§ Activity: Find the line containing "55 annuli were" in the data below, then output that line and each one after it exactly, with nothing else.

(Saved data entries)
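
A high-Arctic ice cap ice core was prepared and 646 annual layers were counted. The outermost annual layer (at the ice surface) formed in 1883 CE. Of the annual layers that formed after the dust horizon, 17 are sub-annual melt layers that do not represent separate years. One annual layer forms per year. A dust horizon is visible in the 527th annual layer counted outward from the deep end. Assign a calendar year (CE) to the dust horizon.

The dust horizon sits at annual layer 527 from the deep end, so 646 − 527 = 119 annual layers formed after it.
Removing the 17 false annual layers leaves 119 − 17 = 102 true annual layers beyond the dust horizon.
1883 − 102 = 1781 CE.

1781 CE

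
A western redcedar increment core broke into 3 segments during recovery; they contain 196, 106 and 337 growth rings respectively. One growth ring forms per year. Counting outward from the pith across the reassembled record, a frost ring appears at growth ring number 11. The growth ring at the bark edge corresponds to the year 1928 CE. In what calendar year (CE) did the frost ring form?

1300 CE

Total growth rings = 196 + 106 + 337 = 639.
639 − 11 = 628 growth rings lie beyond the frost ring toward the bark edge.
Counting back 628 years from 1928 CE places the frost ring in 1928 − 628 = 1300 CE.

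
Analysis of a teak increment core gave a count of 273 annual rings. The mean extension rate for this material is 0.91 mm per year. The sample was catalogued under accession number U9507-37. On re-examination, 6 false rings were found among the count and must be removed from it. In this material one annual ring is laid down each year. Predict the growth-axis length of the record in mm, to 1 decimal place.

Adjusted count: 273 − 6 = 267 annual rings.
Length ≈ 0.91 × 267 = 243.0 mm.

243.0 mm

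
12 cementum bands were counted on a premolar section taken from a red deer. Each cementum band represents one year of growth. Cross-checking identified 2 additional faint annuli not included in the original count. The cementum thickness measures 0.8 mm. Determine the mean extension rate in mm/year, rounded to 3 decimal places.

0.057 mm/year

Correcting the raw count gives 12 + 2 = 14 true cementum bands.
Mean rate = 0.8 mm / 14 years ≈ 0.057 mm/year.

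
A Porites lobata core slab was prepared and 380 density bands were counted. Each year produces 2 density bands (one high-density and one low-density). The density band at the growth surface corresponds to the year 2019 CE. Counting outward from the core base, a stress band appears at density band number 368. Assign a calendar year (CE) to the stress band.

380 − 368 = 12 density bands lie beyond the stress band toward the growth surface.
12 density bands at 2 per year is 12 / 2 = 6 years.
Counting back 6 years from 2019 CE places the stress band in 2019 − 6 = 2013 CE.

2013 CE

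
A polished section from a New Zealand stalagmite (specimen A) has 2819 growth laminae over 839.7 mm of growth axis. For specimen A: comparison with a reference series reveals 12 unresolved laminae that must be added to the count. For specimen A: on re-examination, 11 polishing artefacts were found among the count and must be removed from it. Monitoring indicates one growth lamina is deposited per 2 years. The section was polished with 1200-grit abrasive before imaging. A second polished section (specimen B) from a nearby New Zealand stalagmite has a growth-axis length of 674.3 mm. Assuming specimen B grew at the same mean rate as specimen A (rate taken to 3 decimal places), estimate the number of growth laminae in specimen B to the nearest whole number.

2263 growth laminae

Specimen A: adjusted count: 2819 − 11 + 12 = 2820 growth laminae.
Specimen A: multiplying by 2 years per growth lamina: 2820 × 2 = 5640 years.
A: Mean rate = 839.7 mm / 5640 years ≈ 0.149 mm/yr.
Specimen B: 674.3 mm / 0.149 mm per year = 4525.50 years; at 2 years per growth lamina that is 4525.50 / 2 ≈ 2263 growth laminae.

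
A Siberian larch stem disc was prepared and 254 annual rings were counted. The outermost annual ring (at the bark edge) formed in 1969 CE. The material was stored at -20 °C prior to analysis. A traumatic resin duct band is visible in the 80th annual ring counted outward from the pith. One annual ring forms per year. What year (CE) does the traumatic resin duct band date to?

1795 CE

254 − 80 = 174 annual rings lie beyond the traumatic resin duct band toward the bark edge.
1969 − 174 = 1795 CE.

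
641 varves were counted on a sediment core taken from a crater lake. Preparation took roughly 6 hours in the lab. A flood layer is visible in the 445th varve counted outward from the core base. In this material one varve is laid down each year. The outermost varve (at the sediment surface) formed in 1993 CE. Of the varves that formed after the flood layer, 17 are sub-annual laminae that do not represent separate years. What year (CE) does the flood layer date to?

The flood layer sits at varve 445 from the core base, so 641 − 445 = 196 varves formed after it.
Excluding 17 false varves: 196 − 17 = 179.
1993 − 179 = 1814 CE.

1814 CE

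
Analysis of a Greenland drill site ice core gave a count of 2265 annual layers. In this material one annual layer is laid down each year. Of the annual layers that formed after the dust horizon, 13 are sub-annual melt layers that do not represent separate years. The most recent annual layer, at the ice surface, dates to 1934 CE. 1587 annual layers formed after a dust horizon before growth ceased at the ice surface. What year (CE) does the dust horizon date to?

360 CE

There are 1587 annual layers younger than the dust horizon.
Removing the 13 false annual layers leaves 1587 − 13 = 1574 true annual layers beyond the dust horizon.
1934 − 1574 = 360 CE.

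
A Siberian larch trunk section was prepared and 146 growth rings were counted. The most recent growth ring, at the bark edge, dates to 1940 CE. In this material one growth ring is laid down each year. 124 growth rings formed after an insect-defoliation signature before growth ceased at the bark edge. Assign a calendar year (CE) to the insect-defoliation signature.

1816 CE

There are 124 growth rings younger than the insect-defoliation signature.
Counting back 124 years from 1940 CE places the insect-defoliation signature in 1940 − 124 = 1816 CE.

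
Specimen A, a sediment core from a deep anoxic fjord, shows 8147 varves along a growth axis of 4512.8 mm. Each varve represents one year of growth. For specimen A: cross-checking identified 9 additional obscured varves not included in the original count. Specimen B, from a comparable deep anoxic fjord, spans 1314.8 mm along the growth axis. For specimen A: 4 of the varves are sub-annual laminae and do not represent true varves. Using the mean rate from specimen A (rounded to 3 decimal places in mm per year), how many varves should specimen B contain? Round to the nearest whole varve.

2373 varves

Specimen A: correcting the raw count gives 8147 − 4 + 9 = 8152 true varves.
A: Mean rate = 4512.8 mm / 8152 years ≈ 0.554 mm/yr.
For B, 1314.8 / 0.554 = 2373.29 years ≈ 2373 varves.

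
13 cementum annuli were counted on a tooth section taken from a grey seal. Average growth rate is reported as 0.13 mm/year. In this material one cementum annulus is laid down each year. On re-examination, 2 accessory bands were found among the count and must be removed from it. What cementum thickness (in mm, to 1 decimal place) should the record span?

1.4 mm

True cementum annulus count = 13 − 2 = 11.
Predicted length = 0.13 mm/year × 11 years = 1.4 mm.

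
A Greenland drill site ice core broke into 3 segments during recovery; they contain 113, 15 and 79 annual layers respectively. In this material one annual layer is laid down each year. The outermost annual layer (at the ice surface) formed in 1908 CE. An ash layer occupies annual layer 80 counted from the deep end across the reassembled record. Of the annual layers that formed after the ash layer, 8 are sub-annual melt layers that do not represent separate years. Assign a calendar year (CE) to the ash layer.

1789 CE

Total annual layers = 113 + 15 + 79 = 207.
The ash layer sits at annual layer 80 from the deep end, so 207 − 80 = 127 annual layers formed after it.
Excluding 8 false annual layers: 127 − 8 = 119.
1908 − 119 = 1789 CE.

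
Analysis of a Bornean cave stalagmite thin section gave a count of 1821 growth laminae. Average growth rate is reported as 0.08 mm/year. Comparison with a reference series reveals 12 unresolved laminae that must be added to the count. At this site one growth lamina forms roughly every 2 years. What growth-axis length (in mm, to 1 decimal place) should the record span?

Correcting the raw count gives 1821 + 12 = 1833 true growth laminae.
Multiplying by 2 years per growth lamina: 1833 × 2 = 3666 years.
Predicted length = 0.08 mm/year × 3666 years = 293.3 mm.

293.3 mm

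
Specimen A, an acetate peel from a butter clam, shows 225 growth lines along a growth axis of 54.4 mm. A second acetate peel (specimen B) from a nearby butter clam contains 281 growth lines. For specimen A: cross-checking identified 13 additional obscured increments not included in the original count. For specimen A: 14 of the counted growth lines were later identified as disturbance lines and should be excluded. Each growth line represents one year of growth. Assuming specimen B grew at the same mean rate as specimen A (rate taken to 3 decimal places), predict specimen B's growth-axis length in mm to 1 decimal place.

Specimen A: after corrections the count is 225 − 14 + 13 = 224 growth lines.
A: Mean rate = 54.4 mm / 224 years ≈ 0.243 mm per year.
B's length ≈ 0.243 × 281 = 68.3 mm.

68.3 mm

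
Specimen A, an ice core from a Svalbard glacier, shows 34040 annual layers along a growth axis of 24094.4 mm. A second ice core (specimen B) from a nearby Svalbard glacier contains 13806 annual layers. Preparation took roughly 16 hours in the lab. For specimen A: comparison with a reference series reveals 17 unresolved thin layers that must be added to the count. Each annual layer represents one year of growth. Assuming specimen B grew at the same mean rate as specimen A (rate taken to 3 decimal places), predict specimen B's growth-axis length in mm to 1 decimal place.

Specimen A: adjusted count: 34040 + 17 = 34057 annual layers.
A: Extension rate ≈ 24094.4 / 34057 = 0.707 mm/year.
Length of B = 0.707 × 13806 = 9760.8 mm.

9760.8 mm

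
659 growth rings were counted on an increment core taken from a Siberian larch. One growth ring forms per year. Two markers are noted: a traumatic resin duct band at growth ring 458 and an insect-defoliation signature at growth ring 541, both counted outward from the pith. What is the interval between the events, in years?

Separation: 541 − 458 = 83 growth rings.
That is 83 years at one growth ring per year.

83 years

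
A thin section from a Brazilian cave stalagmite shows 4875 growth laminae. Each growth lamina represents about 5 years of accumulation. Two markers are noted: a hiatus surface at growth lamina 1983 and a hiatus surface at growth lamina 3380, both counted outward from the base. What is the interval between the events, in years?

The two markers are separated by 3380 − 1983 = 1397 growth laminae.
At 5 years per growth lamina, 1397 × 5 = 6985 years.

6985 years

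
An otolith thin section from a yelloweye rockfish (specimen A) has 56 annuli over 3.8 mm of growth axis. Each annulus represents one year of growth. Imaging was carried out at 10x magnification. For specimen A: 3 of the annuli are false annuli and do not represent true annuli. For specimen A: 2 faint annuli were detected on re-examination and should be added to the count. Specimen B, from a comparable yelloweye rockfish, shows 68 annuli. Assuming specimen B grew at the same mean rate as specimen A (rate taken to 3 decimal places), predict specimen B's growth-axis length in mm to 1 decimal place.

4.7 mm

Specimen A: after corrections the count is 56 − 3 + 2 = 55 annuli.
A: Extension rate ≈ 3.8 / 55 = 0.069 mm per year.
For B, 0.069 mm/year × 68 years = 4.7 mm.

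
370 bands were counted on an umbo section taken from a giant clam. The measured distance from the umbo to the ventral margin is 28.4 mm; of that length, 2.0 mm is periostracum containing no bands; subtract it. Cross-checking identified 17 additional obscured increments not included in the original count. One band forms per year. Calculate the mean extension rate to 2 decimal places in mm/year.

True band count = 370 + 17 = 387.
The growth record spans 28.4 − 2.0 = 26.4 mm.
26.4 mm over 387 years gives 26.4 / 387 ≈ 0.07 mm/year.

0.07 mm/year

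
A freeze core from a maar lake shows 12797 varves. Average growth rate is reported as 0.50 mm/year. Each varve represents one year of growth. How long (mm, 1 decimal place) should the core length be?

The record spans 12797 years at 0.50 mm per year.
Length ≈ 0.50 × 12797 = 6398.5 mm.

6398.5 mm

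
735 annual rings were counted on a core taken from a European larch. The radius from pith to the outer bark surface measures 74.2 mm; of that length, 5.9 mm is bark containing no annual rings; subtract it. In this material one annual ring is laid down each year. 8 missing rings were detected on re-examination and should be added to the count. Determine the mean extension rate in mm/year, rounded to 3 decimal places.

0.092 mm/year

True annual ring count = 735 + 8 = 743.
Removing the 5.9 mm offcut leaves 74.2 − 5.9 = 68.3 mm.
Mean rate = 68.3 mm / 743 years ≈ 0.092 mm/year.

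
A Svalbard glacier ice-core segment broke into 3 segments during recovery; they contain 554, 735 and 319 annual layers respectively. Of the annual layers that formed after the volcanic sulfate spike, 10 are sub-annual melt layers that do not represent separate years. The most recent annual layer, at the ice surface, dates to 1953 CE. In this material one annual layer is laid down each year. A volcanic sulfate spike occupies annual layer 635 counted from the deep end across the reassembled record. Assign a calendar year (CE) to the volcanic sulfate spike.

990 CE

Total annual layers = 554 + 735 + 319 = 1608.
The volcanic sulfate spike sits at annual layer 635 from the deep end, so 1608 − 635 = 973 annual layers formed after it.
Excluding 10 false annual layers: 973 − 10 = 963.
1953 − 963 = 990 CE.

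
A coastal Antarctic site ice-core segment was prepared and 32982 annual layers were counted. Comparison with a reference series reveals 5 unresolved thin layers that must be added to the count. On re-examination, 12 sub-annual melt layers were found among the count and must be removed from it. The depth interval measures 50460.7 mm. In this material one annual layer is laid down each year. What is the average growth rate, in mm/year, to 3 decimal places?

1.530 mm/year

Correcting the raw count gives 32982 − 12 + 5 = 32975 true annual layers.
Mean rate = 50460.7 mm / 32975 years ≈ 1.530 mm/year.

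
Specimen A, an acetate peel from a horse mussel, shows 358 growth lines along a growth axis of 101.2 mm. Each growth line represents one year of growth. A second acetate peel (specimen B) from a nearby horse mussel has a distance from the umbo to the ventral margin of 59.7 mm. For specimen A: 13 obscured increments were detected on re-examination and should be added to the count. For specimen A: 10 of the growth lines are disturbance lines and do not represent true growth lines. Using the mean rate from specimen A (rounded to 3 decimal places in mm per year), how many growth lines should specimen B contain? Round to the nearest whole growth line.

213 growth lines

Specimen A: after corrections the count is 358 − 10 + 13 = 361 growth lines.
A: Mean rate = 101.2 mm / 361 years ≈ 0.280 mm/year.
For B, 59.7 / 0.280 = 213.21 years ≈ 213 growth lines.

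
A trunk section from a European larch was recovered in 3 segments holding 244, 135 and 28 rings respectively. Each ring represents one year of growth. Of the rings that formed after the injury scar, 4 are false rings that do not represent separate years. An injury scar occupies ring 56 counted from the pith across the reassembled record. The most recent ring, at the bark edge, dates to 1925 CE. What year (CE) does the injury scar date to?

Total rings = 244 + 135 + 28 = 407.
407 − 56 = 351 rings lie beyond the injury scar toward the bark edge.
Removing the 4 false rings leaves 351 − 4 = 347 true rings beyond the injury scar.
1925 − 347 = 1578 CE.

1578 CE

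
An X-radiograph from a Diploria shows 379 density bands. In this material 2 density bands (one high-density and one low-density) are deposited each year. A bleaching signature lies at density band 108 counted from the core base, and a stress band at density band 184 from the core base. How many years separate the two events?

38 years

Separation: 184 − 108 = 76 density bands.
With 2 density bands per year, 76 / 2 = 38 years.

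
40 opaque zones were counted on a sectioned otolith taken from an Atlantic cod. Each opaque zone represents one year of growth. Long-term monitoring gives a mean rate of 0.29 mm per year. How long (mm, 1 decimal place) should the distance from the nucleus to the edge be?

40 years of growth are recorded.
Length ≈ 0.29 × 40 = 11.6 mm.

11.6 mm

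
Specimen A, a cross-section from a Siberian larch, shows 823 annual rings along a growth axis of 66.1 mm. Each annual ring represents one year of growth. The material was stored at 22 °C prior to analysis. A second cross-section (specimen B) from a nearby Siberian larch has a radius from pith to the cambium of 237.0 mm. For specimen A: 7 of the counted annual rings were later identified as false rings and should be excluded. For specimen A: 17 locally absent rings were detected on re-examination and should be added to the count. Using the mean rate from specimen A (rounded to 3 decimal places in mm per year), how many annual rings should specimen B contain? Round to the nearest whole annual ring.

3000 annual rings

Specimen A: adjusted count: 823 − 7 + 17 = 833 annual rings.
A: Extension rate ≈ 66.1 / 833 = 0.079 mm/yr.
For B, 237.0 / 0.079 = 3000.00 years ≈ 3000 annual rings.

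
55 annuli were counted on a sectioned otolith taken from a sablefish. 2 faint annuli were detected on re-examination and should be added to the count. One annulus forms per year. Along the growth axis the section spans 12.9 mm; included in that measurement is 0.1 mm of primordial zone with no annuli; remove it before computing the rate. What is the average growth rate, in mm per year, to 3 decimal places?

0.225 mm per year

Correcting the raw count gives 55 + 2 = 57 true annuli.
The growth record spans 12.9 − 0.1 = 12.8 mm.
Mean rate = 12.8 mm / 57 years ≈ 0.225 mm per year.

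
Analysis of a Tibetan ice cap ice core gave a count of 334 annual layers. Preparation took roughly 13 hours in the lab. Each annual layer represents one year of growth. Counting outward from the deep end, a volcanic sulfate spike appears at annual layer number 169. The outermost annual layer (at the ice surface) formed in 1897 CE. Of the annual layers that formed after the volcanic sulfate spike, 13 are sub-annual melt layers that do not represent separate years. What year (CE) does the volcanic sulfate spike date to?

1745 CE

334 − 169 = 165 annual layers lie beyond the volcanic sulfate spike toward the ice surface.
Excluding 13 false annual layers: 165 − 13 = 152.
Counting back 152 years from 1897 CE places the volcanic sulfate spike in 1897 − 152 = 1745 CE.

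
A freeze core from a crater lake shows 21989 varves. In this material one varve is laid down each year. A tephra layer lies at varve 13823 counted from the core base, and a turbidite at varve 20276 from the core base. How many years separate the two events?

6453 years

Separation: 20276 − 13823 = 6453 varves.
That is 6453 years at one varve per year.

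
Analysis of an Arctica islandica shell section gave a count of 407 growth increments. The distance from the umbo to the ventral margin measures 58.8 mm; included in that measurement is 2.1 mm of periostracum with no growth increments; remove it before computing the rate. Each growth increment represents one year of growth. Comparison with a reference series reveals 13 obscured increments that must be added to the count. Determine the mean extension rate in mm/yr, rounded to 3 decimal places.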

§ Output for this task:
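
55 annuli were counted on a sectioned otolith taken from a sablefish. 2 faint annuli were detected on re-examination and should be added to the count. One annulus forms per year. Along the growth axis the section spans 12.9 mm; included in that measurement is 0.1 mm of primordial zone with no annuli; remove it before computing the rate. What is the average growth rate, in mm per year, to 3 decimal places?

0.225 mm per year

Correcting the raw count gives 55 + 2 = 57 true annuli.
The growth record spans 12.9 − 0.1 = 12.8 mm.
Mean rate = 12.8 mm / 57 years ≈ 0.225 mm per year.

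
Analysis of a Tibetan ice cap ice core gave a count of 334 annual layers. Preparation took roughly 13 hours in the lab. Each annual layer represents one year of growth. Counting outward from the deep end, a volcanic sulfate spike appears at annual layer number 169. The outermost annual layer (at the ice surface) formed in 1897 CE. Of the annual layers that formed after the volcanic sulfate spike, 13 are sub-annual melt layers that do not represent separate years. What year (CE) does the volcanic sulfate spike date to?

1745 CE

334 − 169 = 165 annual layers lie beyond the volcanic sulfate spike toward the ice surface.
Excluding 13 false annual layers: 165 − 13 = 152.
Counting back 152 years from 1897 CE places the volcanic sulfate spike in 1897 − 152 = 1745 CE.

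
A freeze core from a crater lake shows 21989 varves. In this material one varve is laid down each year. A tephra layer lies at varve 13823 counted from the core base, and a turbidite at varve 20276 from the core base. How many years separate the two events?

6453 years

Separation: 20276 − 13823 = 6453 varves.
That is 6453 years at one varve per year.

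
Analysis of an Arctica islandica shell section gave a count of 407 growth increments. The distance from the umbo to the ventral margin measures 58.8 mm; included in that measurement is 2.1 mm of periostracum with no growth increments; remove it before computing the rate. Each growth increment represents one year of growth. Comparison with a reference series reveals 13 obscured increments that must be added to the count. Determine the mean extension rate in mm/yr, rounded to 3 decimal places.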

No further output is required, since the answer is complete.